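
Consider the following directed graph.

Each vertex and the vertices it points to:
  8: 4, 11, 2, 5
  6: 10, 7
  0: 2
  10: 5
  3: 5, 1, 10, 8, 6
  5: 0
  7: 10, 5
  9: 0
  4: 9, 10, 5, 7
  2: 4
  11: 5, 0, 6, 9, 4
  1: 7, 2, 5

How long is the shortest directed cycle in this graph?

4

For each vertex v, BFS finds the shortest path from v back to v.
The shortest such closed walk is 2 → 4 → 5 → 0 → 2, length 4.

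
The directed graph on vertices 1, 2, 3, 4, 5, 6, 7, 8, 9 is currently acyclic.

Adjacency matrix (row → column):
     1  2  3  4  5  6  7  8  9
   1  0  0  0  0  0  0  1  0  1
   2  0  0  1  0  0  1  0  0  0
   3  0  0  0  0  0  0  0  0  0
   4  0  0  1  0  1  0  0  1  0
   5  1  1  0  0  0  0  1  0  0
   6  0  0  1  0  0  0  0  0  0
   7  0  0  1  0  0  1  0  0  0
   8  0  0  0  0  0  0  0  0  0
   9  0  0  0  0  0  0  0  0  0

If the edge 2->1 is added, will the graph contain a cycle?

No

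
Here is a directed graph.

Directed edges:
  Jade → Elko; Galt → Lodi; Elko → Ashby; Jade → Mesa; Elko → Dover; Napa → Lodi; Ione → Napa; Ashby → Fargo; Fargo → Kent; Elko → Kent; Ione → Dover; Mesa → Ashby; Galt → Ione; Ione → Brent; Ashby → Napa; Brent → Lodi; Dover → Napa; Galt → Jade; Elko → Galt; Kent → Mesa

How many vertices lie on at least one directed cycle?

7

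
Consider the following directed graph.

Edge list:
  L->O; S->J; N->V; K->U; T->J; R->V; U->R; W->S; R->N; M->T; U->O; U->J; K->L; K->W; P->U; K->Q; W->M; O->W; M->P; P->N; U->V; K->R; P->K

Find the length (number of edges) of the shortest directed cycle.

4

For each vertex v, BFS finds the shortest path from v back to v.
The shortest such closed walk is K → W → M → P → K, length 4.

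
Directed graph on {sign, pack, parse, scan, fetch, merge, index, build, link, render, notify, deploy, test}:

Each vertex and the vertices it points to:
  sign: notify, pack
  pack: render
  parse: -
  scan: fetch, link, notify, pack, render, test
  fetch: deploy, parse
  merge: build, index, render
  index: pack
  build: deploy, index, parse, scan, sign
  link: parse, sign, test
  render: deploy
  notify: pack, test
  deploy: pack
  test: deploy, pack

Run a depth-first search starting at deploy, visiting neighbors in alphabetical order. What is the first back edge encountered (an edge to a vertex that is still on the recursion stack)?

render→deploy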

= = = = =

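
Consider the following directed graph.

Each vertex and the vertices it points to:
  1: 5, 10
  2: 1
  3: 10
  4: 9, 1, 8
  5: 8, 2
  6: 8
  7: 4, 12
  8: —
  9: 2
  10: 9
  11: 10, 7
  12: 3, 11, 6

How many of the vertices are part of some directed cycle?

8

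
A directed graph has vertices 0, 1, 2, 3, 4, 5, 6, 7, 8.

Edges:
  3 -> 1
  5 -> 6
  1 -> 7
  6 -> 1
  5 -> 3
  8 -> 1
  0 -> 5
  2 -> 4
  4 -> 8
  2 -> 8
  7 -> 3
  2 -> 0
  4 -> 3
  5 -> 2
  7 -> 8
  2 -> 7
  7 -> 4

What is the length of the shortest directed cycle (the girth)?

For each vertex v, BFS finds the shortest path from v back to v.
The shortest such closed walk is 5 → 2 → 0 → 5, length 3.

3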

= = = = =

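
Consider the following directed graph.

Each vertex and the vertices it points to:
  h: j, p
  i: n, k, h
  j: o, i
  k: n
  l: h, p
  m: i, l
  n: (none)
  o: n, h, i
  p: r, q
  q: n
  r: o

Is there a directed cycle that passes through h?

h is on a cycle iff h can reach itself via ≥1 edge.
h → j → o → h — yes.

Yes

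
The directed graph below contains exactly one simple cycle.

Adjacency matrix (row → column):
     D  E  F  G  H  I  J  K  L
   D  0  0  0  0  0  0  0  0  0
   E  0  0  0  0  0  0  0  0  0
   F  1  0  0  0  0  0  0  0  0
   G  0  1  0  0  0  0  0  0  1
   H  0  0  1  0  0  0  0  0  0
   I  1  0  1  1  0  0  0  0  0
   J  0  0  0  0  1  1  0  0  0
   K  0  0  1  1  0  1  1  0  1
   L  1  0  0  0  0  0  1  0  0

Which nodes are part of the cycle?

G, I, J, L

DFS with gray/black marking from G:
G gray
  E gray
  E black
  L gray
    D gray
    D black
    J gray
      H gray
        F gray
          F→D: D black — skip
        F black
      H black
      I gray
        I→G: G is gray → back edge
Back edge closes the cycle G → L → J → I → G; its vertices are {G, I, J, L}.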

= = = = =

* _WHAT NEEDS TO BE DONE_
Only lines that include "sign" belong in the answer; copy all of them from the listing.

* _ANSWER BOX_
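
Directed graph on {sign, pack, parse, scan, fetch, merge, index, build, link, render, notify, deploy, test}:
  sign: notify, pack
  build: deploy, index, parse, scan, sign
  link: parse, sign, test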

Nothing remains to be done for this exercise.